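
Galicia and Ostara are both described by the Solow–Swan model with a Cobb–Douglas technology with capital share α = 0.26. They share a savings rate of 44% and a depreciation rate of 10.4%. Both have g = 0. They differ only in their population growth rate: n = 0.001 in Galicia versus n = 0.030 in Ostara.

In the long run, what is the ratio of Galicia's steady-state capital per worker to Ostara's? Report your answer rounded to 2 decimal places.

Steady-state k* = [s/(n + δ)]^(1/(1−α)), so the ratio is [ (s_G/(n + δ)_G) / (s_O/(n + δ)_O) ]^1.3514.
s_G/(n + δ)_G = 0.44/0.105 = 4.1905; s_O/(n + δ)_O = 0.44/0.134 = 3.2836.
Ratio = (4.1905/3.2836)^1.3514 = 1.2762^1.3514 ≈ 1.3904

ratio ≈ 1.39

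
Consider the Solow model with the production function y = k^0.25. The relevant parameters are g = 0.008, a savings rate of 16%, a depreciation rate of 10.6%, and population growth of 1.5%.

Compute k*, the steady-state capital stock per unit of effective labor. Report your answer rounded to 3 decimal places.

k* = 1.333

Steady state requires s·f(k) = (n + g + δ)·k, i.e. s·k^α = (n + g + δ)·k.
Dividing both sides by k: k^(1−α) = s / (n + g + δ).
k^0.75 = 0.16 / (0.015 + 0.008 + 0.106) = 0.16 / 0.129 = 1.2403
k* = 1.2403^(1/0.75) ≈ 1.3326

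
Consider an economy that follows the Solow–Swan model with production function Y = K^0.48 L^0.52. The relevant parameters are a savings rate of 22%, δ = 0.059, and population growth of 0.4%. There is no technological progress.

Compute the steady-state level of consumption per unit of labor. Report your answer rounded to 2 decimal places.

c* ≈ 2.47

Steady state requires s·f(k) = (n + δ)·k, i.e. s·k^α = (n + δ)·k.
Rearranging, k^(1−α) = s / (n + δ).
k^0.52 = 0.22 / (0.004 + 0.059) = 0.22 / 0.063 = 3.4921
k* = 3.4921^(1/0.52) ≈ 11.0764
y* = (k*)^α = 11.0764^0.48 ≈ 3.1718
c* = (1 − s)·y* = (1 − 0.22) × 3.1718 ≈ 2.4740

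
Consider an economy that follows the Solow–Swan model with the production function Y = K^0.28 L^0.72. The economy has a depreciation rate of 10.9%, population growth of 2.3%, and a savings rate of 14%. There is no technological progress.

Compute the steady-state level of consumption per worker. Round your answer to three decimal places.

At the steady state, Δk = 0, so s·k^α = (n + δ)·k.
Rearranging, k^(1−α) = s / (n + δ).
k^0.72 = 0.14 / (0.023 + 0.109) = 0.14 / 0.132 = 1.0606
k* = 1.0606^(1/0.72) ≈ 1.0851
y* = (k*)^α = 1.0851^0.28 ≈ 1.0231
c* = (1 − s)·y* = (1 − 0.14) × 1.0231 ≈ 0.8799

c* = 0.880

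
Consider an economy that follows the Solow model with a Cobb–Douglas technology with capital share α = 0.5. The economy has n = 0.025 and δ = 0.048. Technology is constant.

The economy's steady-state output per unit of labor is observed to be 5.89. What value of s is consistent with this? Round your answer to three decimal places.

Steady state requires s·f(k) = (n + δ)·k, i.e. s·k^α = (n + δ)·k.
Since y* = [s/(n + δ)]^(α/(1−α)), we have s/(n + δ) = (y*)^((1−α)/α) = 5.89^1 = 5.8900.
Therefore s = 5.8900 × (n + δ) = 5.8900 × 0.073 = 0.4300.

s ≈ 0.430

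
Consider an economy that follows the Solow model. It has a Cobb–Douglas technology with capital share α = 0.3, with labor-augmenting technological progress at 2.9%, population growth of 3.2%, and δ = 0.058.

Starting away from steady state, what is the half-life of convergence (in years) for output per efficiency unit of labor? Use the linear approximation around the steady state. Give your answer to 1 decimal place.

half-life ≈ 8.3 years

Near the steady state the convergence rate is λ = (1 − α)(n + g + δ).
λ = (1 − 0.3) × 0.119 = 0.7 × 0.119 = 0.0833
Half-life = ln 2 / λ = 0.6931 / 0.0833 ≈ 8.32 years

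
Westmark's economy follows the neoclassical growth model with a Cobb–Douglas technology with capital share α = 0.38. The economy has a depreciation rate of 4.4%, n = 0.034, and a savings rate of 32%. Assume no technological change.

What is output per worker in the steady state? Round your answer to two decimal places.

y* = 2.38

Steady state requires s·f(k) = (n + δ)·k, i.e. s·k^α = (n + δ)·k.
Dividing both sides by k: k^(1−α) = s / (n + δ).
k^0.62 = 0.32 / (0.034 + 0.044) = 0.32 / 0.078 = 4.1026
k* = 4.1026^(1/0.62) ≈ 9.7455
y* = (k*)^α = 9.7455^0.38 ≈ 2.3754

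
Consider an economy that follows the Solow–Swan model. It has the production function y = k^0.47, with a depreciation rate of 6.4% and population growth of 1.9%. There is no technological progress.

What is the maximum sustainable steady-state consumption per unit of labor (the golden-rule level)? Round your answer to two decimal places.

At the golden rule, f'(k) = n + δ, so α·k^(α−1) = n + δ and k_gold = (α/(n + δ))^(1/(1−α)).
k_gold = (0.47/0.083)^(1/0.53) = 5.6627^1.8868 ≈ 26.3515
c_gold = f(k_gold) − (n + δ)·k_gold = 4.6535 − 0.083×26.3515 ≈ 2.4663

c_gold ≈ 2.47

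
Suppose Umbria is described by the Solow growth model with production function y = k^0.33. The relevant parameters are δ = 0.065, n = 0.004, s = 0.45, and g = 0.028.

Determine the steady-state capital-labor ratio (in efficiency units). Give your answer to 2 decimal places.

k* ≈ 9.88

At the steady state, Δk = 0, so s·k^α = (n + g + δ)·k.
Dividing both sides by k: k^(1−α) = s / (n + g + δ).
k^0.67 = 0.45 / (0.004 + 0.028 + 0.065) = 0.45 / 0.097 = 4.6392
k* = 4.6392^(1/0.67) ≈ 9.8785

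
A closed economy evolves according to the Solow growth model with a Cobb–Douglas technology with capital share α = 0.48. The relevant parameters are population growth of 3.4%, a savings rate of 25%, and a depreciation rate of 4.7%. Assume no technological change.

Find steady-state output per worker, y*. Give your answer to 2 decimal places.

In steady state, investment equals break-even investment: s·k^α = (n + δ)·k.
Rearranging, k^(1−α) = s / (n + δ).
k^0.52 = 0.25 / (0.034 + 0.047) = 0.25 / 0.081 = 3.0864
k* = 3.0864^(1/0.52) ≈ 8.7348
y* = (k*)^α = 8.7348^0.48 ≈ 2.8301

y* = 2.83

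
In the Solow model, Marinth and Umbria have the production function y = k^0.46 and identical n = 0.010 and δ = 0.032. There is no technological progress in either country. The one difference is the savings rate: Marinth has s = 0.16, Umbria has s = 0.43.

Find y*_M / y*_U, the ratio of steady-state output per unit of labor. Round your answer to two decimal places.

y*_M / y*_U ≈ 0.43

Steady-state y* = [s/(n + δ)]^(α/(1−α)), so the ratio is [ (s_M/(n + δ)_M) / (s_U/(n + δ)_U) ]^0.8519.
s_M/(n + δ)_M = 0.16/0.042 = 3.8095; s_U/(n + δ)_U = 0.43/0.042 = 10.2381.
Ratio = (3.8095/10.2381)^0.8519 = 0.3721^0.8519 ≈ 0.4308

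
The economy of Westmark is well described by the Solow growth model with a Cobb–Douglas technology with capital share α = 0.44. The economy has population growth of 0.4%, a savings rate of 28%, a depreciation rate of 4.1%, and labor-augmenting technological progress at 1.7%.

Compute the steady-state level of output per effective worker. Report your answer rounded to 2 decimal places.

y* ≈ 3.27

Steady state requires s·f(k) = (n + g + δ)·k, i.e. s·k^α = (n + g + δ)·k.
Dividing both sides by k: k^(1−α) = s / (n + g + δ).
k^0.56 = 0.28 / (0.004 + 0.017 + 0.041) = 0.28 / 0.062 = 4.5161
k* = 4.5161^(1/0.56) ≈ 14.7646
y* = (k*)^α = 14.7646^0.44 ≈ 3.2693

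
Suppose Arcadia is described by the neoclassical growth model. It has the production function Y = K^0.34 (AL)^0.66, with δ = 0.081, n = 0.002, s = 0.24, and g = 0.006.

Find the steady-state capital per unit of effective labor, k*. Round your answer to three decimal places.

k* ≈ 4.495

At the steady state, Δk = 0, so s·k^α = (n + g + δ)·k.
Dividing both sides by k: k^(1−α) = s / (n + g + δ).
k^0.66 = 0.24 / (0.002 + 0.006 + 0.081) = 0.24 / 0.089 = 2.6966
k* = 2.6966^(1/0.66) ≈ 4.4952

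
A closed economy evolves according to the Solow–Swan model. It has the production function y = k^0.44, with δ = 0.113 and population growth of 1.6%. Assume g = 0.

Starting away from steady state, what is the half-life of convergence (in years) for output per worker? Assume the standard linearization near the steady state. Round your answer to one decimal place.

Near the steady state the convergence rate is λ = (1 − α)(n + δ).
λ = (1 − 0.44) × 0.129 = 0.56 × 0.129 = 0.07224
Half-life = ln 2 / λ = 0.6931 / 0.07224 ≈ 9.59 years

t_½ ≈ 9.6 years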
━━━━━━━━━━
**Aim of the exercise:**
Referring to the material above, set down exactly the lines between the line with "In the long" and the line with "Consider an economy that follows the Solow–Swan model with the", inclusive, and no other lines.

**Solution to this exercise:**
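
In the long run, what is the ratio of Galicia's steady-state capital per worker to Ostara's? Report your answer rounded to 2 decimal places.

Steady-state k* = [s/(n + δ)]^(1/(1−α)), so the ratio is [ (s_G/(n + δ)_G) / (s_O/(n + δ)_O) ]^1.3514.
s_G/(n + δ)_G = 0.44/0.105 = 4.1905; s_O/(n + δ)_O = 0.44/0.134 = 3.2836.
Ratio = (4.1905/3.2836)^1.3514 = 1.2762^1.3514 ≈ 1.3904

ratio ≈ 1.39

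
Consider the Solow model with the production function y = k^0.25. The relevant parameters are g = 0.008, a savings rate of 16%, a depreciation rate of 10.6%, and population growth of 1.5%.

Compute k*, the steady-state capital stock per unit of effective labor. Report your answer rounded to 3 decimal places.

k* = 1.333

Steady state requires s·f(k) = (n + g + δ)·k, i.e. s·k^α = (n + g + δ)·k.
Dividing both sides by k: k^(1−α) = s / (n + g + δ).
k^0.75 = 0.16 / (0.015 + 0.008 + 0.106) = 0.16 / 0.129 = 1.2403
k* = 1.2403^(1/0.75) ≈ 1.3326

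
Consider an economy that follows the Solow–Swan model with production function Y = K^0.48 L^0.52. The relevant parameters are a savings rate of 22%, δ = 0.059, and population growth of 0.4%. There is no technological progress.

Compute the steady-state level of consumption per unit of labor. Report your answer rounded to 2 decimal places.

c* ≈ 2.47

Steady state requires s·f(k) = (n + δ)·k, i.e. s·k^α = (n + δ)·k.
Rearranging, k^(1−α) = s / (n + δ).
k^0.52 = 0.22 / (0.004 + 0.059) = 0.22 / 0.063 = 3.4921
k* = 3.4921^(1/0.52) ≈ 11.0764
y* = (k*)^α = 11.0764^0.48 ≈ 3.1718
c* = (1 − s)·y* = (1 − 0.22) × 3.1718 ≈ 2.4740

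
Consider an economy that follows the Solow–Swan model with the production function Y = K^0.28 L^0.72. The economy has a depreciation rate of 10.9%, population growth of 2.3%, and a savings rate of 14%. There is no technological progress.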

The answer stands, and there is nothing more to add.